* [Task item]
Copy the lines exactly. Begin at the first line of the data and stop after the line with "(S | ~U) & (~Q | ~P | ~S)".

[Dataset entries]
=-=-=-=-=

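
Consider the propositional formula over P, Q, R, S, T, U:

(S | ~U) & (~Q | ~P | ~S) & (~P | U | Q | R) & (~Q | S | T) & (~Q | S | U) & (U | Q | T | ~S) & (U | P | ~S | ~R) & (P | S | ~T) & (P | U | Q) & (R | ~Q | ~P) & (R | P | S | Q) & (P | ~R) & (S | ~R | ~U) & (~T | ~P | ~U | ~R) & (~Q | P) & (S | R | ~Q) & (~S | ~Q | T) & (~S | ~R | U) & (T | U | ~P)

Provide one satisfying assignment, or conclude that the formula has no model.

Case S = 1:
Case Q = 0:
Case U = 1:
Case P = 1:
Case T = 0:
Every clause is now satisfied; R is unconstrained.

P: 1,  Q: 0,  R: 1,  S: 1,  T: 0,  U: 1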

=-=-=-=-=

* [Finished task]
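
Consider the propositional formula over P, Q, R, S, T, U:

(S | ~U) & (~Q | ~P | ~S) & (~P | U | Q | R) & (~Q | S | T) & (~Q | S | U) & (U | Q | T | ~S) & (U | P | ~S | ~R) & (P | S | ~T) & (P | U | Q) & (R | ~Q | ~P) & (R | P | S | Q) & (P | ~R) & (S | ~R | ~U) & (~T | ~P | ~U | ~R) & (~Q | P) & (S | R | ~Q) & (~S | ~Q | T) & (~S | ~R | U) & (T | U | ~P)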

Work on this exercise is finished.